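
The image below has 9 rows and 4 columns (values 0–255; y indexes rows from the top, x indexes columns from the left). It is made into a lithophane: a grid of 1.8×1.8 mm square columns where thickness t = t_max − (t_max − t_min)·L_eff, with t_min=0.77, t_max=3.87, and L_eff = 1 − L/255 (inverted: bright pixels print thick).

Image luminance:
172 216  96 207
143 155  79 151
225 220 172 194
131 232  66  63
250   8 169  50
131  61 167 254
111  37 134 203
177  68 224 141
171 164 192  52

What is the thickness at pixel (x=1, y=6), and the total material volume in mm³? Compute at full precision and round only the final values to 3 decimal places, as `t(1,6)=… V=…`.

t(1,6)=1.220 V=298.019

span = t_max - t_min = 3.87 - 0.77 = 3.100
L(1,6) = 37, L_eff = 1 - 37/255 = 0.854902 (inverted)
t(1,6) = 3.87 - 3.100·0.854902 = 1.220
Σt over all 9·4 pixels = 39092/425 ≈ 91.9811765
V = pitch²·Σt = 1.8²·39092/425 = 298.019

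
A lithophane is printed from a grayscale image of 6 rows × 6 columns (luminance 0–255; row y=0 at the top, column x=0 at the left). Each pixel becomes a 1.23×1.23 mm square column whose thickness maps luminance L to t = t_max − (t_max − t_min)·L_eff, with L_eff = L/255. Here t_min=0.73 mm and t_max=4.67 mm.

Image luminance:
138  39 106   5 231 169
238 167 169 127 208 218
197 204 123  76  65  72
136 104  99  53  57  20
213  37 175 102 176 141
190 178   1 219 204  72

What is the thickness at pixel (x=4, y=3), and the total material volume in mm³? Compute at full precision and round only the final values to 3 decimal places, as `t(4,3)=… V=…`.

span = t_max - t_min = 4.67 - 0.73 = 3.940
L(4,3) = 57, L_eff = 57/255 = 0.223529
t(4,3) = 4.67 - 3.940·0.223529 = 3.789
Σt over all 6·6 pixels = 1211917/12750 ≈ 95.0523137
V = pitch²·Σt = 1.23²·1211917/12750 = 143.805

t(4,3)=3.789 V=143.805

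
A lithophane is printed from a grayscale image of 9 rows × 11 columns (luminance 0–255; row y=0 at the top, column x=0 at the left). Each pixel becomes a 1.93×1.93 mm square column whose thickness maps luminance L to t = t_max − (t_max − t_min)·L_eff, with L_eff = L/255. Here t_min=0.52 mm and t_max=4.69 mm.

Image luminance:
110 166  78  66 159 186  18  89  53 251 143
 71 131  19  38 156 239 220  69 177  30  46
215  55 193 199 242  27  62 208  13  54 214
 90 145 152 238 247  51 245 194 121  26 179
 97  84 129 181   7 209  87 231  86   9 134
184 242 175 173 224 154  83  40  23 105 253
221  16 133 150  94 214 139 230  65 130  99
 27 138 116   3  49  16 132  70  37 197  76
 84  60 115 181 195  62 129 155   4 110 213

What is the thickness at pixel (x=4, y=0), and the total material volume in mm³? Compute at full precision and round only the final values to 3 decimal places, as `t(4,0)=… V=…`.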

Work to be completed »
Please retype the data, matching it exactly.

Finished task »
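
The image below has 9 rows and 4 columns (values 0–255; y indexes rows from the top, x indexes columns from the left). It is made into a lithophane: a grid of 1.8×1.8 mm square columns where thickness t = t_max − (t_max − t_min)·L_eff, with t_min=0.77, t_max=3.87, and L_eff = 1 − L/255 (inverted: bright pixels print thick).

Image luminance:
172 216  96 207
143 155  79 151
225 220 172 194
131 232  66  63
250   8 169  50
131  61 167 254
111  37 134 203
177  68 224 141
171 164 192  52

What is the thickness at pixel (x=1, y=6), and the total material volume in mm³? Compute at full precision and round only the final values to 3 decimal places, as `t(1,6)=… V=…`.

t(1,6)=1.220 V=298.019

span = t_max - t_min = 3.87 - 0.77 = 3.100
L(1,6) = 37, L_eff = 1 - 37/255 = 0.854902 (inverted)
t(1,6) = 3.87 - 3.100·0.854902 = 1.220
Σt over all 9·4 pixels = 39092/425 ≈ 91.9811765
V = pitch²·Σt = 1.8²·39092/425 = 298.019

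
A lithophane is printed from a grayscale image of 6 rows × 6 columns (luminance 0–255; row y=0 at the top, column x=0 at the left). Each pixel becomes a 1.23×1.23 mm square column whose thickness maps luminance L to t = t_max − (t_max − t_min)·L_eff, with L_eff = L/255. Here t_min=0.73 mm and t_max=4.67 mm.

Image luminance:
138  39 106   5 231 169
238 167 169 127 208 218
197 204 123  76  65  72
136 104  99  53  57  20
213  37 175 102 176 141
190 178   1 219 204  72

What is the thickness at pixel (x=4, y=3), and the total material volume in mm³? Compute at full precision and round only the final values to 3 decimal places, as `t(4,3)=… V=…`.

span = t_max - t_min = 4.67 - 0.73 = 3.940
L(4,3) = 57, L_eff = 57/255 = 0.223529
t(4,3) = 4.67 - 3.940·0.223529 = 3.789
Σt over all 6·6 pixels = 1211917/12750 ≈ 95.0523137
V = pitch²·Σt = 1.23²·1211917/12750 = 143.805

t(4,3)=3.789 V=143.805

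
A lithophane is printed from a grayscale image of 9 rows × 11 columns (luminance 0–255; row y=0 at the top, column x=0 at the left). Each pixel becomes a 1.93×1.93 mm square column whose thickness maps luminance L to t = t_max − (t_max − t_min)·L_eff, with L_eff = L/255. Here t_min=0.52 mm and t_max=4.69 mm.

Image luminance:
110 166  78  66 159 186  18  89  53 251 143
 71 131  19  38 156 239 220  69 177  30  46
215  55 193 199 242  27  62 208  13  54 214
 90 145 152 238 247  51 245 194 121  26 179
 97  84 129 181   7 209  87 231  86   9 134
184 242 175 173 224 154  83  40  23 105 253
221  16 133 150  94 214 139 230  65 130  99
 27 138 116   3  49  16 132  70  37 197  76
 84  60 115 181 195  62 129 155   4 110 213

What is the thickness at pixel (x=4, y=0), and the total material volume in mm³? Compute at full precision and round only the final values to 3 decimal places, as `t(4,0)=… V=…`.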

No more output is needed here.